* _What you should do_
Your response should be the complete data, transcribed exactly.

********

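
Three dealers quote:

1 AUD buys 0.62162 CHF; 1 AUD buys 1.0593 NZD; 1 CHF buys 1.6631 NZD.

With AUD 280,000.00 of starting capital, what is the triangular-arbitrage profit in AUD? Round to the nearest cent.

Profit: AUD 6,902.06

Profitable loop is AUD → NZD → CHF → AUD:
AUD 280,000.00 × 1.0593 = NZD 296,604.00
NZD 296,604.00 ÷ 1.6631 = CHF 178,344.06
CHF 178,344.06 ÷ 0.62162 = AUD 286,902.06
Profit = AUD 286,902.06 − AUD 280,000.00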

********

* _Exercise response_
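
Three dealers quote:

1 AUD buys 0.62162 CHF; 1 AUD buys 1.0593 NZD; 1 CHF buys 1.6631 NZD.

With AUD 280,000.00 of starting capital, what is the triangular-arbitrage profit in AUD? Round to the nearest cent.

Profit: AUD 6,902.06

Profitable loop is AUD → NZD → CHF → AUD:
AUD 280,000.00 × 1.0593 = NZD 296,604.00
NZD 296,604.00 ÷ 1.6631 = CHF 178,344.06
CHF 178,344.06 ÷ 0.62162 = AUD 286,902.06
Profit = AUD 286,902.06 − AUD 280,000.00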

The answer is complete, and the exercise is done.